What you should do
Search the data below for lines that include the word "generals" and state how many there are, nothing else.
*** Dataset records Section Begins ***
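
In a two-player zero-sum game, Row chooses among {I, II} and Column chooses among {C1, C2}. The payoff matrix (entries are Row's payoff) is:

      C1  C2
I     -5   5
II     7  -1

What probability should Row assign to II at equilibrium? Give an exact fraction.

5/9

Row minima: I → -5, II → -1; maximin = -1.
Column maxima: C1 → 7, C2 → 5; minimax = 5.
-1 ≠ 5, so there is no saddle point; optimal play is mixed.
Let Row play I with probability p. Expected payoff against C1: (-5)p + 7(1−p) = −12p + 7; against C2: 5p + (-1)(1−p) = 6p − 1.
Setting these equal: −12p + 7 = 6p − 1 ⇒ −18p = -8 ⇒ p = 4/9, and the value is (-12)·(4/9) + 7 = 5/3.
For Column: with q = P(C1), equating I's and II's payoffs gives −10q + 5 = 8q − 1 ⇒ q = 1/3.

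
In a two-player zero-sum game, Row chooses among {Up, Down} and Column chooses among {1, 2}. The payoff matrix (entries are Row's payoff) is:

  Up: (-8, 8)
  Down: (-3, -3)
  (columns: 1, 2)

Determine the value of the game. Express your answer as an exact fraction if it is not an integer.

Row minima: Up → -8, Down → -3; maximin = -3.
Column maxima: 1 → -3, 2 → 8; minimax = -3.
Since maximin = minimax = -3, there is a saddle point and the value is -3.

-3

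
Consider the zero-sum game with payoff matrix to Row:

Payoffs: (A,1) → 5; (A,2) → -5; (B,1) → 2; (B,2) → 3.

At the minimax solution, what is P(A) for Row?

1/11

Row minima: A → -5, B → 2; maximin = 2.
Column maxima: 1 → 5, 2 → 3; minimax = 3.
2 ≠ 3, so there is no saddle point; optimal play is mixed.
Let Row play A with probability p. Expected payoff against 1: 5p + 2(1−p) = 3p + 2; against 2: (-5)p + 3(1−p) = −8p + 3.
Setting these equal: 3p + 2 = −8p + 3 ⇒ 11p = 1 ⇒ p = 1/11, and the value is (3)·(1/11) + 2 = 25/11.
For Column: with q = P(1), equating A's and B's payoffs gives 10q − 5 = −q + 3 ⇒ q = 8/11.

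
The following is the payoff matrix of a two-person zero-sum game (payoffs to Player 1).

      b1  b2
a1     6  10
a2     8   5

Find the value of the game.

50/7

Row minima: a1 → 6, a2 → 5; maximin = 6.
Column maxima: b1 → 8, b2 → 10; minimax = 8.
6 ≠ 8, so there is no saddle point; optimal play is mixed.
Let Player 1 play a1 with probability p. Expected payoff against b1: 6p + 8(1−p) = −2p + 8; against b2: 10p + 5(1−p) = 5p + 5.
Setting these equal: −2p + 8 = 5p + 5 ⇒ −7p = -3 ⇒ p = 3/7, and the value is (-2)·(3/7) + 8 = 50/7.
For Player 2: with q = P(b1), equating a1's and a2's payoffs gives −4q + 10 = 3q + 5 ⇒ q = 5/7.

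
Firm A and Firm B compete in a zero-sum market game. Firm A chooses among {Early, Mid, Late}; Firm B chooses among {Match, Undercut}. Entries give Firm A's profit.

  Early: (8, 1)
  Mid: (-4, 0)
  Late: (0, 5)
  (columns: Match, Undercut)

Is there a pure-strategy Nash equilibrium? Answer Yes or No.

Row minima: Early → 1, Mid → -4, Late → 0; maximin = 1.
Column maxima: Match → 8, Undercut → 5; minimax = 5.
1 ≠ 5, so no pure-strategy equilibrium exists.

No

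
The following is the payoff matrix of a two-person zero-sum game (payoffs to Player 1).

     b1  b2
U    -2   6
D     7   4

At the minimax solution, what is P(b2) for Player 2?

9/11

Row minima: U → -2, D → 4; maximin = 4.
Column maxima: b1 → 7, b2 → 6; minimax = 6.
4 ≠ 6, so there is no saddle point; optimal play is mixed.
Let Player 1 play U with probability p. Expected payoff against b1: (-2)p + 7(1−p) = −9p + 7; against b2: 6p + 4(1−p) = 2p + 4.
Setting these equal: −9p + 7 = 2p + 4 ⇒ −11p = -3 ⇒ p = 3/11, and the value is (-9)·(3/11) + 7 = 50/11.
For Player 2: with q = P(b1), equating U's and D's payoffs gives −8q + 6 = 3q + 4 ⇒ q = 2/11.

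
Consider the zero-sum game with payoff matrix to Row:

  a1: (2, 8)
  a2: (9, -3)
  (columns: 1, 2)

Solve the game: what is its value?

13/3

Row minima: a1 → 2, a2 → -3; maximin = 2.
Column maxima: 1 → 9, 2 → 8; minimax = 8.
2 ≠ 8, so there is no saddle point; optimal play is mixed.
Let Row play a1 with probability p. Expected payoff against 1: 2p + 9(1−p) = −7p + 9; against 2: 8p + (-3)(1−p) = 11p − 3.
Setting these equal: −7p + 9 = 11p − 3 ⇒ −18p = -12 ⇒ p = 2/3, and the value is (-7)·(2/3) + 9 = 13/3.
For Column: with q = P(1), equating a1's and a2's payoffs gives −6q + 8 = 12q − 3 ⇒ q = 11/18.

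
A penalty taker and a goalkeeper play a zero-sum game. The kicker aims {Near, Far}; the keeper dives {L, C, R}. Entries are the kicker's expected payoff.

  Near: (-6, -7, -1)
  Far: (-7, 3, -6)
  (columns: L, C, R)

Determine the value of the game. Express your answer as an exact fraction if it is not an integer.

-67/11

Row minima: Near → -7, Far → -7; maximin = -7.
Column maxima: L → -6, C → 3, R → -1; minimax = -6.
-7 ≠ -6, so there is no saddle point; optimal play is mixed.
R is strictly dominated by L (it gives the kicker strictly more in every row), so the keeper never plays it.
On the remaining 2×2 (Near, Far vs L, C):
Let the kicker play Near with probability p. Expected payoff against L: (-6)p + (-7)(1−p) = p − 7; against C: (-7)p + 3(1−p) = −10p + 3.
Setting these equal: p − 7 = −10p + 3 ⇒ 11p = 10 ⇒ p = 10/11, and the value is (1)·(10/11) − 7 = -67/11.
For the keeper: with q = P(L), equating Near's and Far's payoffs gives q − 7 = −10q + 3 ⇒ q = 10/11.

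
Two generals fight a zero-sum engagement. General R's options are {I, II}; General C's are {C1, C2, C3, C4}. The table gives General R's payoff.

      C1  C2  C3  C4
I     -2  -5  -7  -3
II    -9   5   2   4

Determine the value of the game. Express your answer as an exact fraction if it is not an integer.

Row minima: I → -7, II → -9; maximin = -7.
Column maxima: C1 → -2, C2 → 5, C3 → 2, C4 → 4; minimax = -2.
-7 ≠ -2, so there is no saddle point; optimal play is mixed.
C2 is strictly dominated by C3 (it gives General R strictly more in every row), so General C never plays it.
C4 is strictly dominated by C3 (it gives General R strictly more in every row), so General C never plays it.
On the remaining 2×2 (I, II vs C1, C3):
Let General R play I with probability p. Expected payoff against C1: (-2)p + (-9)(1−p) = 7p − 9; against C3: (-7)p + 2(1−p) = −9p + 2.
Setting these equal: 7p − 9 = −9p + 2 ⇒ 16p = 11 ⇒ p = 11/16, and the value is (7)·(11/16) − 9 = -67/16.
For General C: with q = P(C1), equating I's and II's payoffs gives 5q − 7 = −11q + 2 ⇒ q = 9/16.

-67/16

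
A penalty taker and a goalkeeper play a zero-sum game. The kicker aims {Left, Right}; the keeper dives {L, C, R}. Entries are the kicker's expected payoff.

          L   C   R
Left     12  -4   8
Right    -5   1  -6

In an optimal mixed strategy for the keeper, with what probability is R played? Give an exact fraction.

5/19

Row minima: Left → -4, Right → -6; maximin = -4.
Column maxima: L → 12, C → 1, R → 8; minimax = 1.
-4 ≠ 1, so there is no saddle point; optimal play is mixed.
L is strictly dominated by R (it gives the kicker strictly more in every row), so the keeper never plays it.
On the remaining 2×2 (Left, Right vs C, R):
Let the kicker play Left with probability p. Expected payoff against C: (-4)p + 1(1−p) = −5p + 1; against R: 8p + (-6)(1−p) = 14p − 6.
Setting these equal: −5p + 1 = 14p − 6 ⇒ −19p = -7 ⇒ p = 7/19, and the value is (-5)·(7/19) + 1 = -16/19.
For the keeper: with q = P(C), equating Left's and Right's payoffs gives −12q + 8 = 7q − 6 ⇒ q = 14/19.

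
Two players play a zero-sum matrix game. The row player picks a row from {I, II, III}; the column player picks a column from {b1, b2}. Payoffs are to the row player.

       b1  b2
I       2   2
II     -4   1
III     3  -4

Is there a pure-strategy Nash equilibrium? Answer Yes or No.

Yes

Row minima: I → 2, II → -4, III → -4; maximin = 2.
Column maxima: b1 → 3, b2 → 2; minimax = 2.
maximin = minimax = 2, so a saddle point exists.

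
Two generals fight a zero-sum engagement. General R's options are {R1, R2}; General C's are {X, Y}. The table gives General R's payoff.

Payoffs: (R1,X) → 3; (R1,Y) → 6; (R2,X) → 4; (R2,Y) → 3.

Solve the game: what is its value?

Row minima: R1 → 3, R2 → 3; maximin = 3.
Column maxima: X → 4, Y → 6; minimax = 4.
3 ≠ 4, so there is no saddle point; optimal play is mixed.
Let General R play R1 with probability p. Expected payoff against X: 3p + 4(1−p) = −p + 4; against Y: 6p + 3(1−p) = 3p + 3.
Setting these equal: −p + 4 = 3p + 3 ⇒ −4p = -1 ⇒ p = 1/4, and the value is (-1)·(1/4) + 4 = 15/4.
For General C: with q = P(X), equating R1's and R2's payoffs gives −3q + 6 = q + 3 ⇒ q = 3/4.

15/4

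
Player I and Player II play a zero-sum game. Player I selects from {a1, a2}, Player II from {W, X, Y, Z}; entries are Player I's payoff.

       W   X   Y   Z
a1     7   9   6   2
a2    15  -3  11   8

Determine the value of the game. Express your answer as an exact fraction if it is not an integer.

13/3

Row minima: a1 → 2, a2 → -3; maximin = 2.
Column maxima: W → 15, X → 9, Y → 11, Z → 8; minimax = 8.
2 ≠ 8, so there is no saddle point; optimal play is mixed.
W is strictly dominated by Y (it gives Player I strictly more in every row), so Player II never plays it.
Y is strictly dominated by Z (it gives Player I strictly more in every row), so Player II never plays it.
On the remaining 2×2 (a1, a2 vs X, Z):
Let Player I play a1 with probability p. Expected payoff against X: 9p + (-3)(1−p) = 12p − 3; against Z: 2p + 8(1−p) = −6p + 8.
Setting these equal: 12p − 3 = −6p + 8 ⇒ 18p = 11 ⇒ p = 11/18, and the value is (12)·(11/18) − 3 = 13/3.
For Player II: with q = P(X), equating a1's and a2's payoffs gives 7q + 2 = −11q + 8 ⇒ q = 1/3.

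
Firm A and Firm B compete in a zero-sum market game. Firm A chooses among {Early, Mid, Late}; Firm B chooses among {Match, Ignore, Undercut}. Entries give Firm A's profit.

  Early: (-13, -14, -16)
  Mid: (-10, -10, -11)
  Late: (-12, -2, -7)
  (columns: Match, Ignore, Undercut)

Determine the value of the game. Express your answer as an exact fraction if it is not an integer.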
*** Dataset records Section Ends ***
Solution to the exercise
2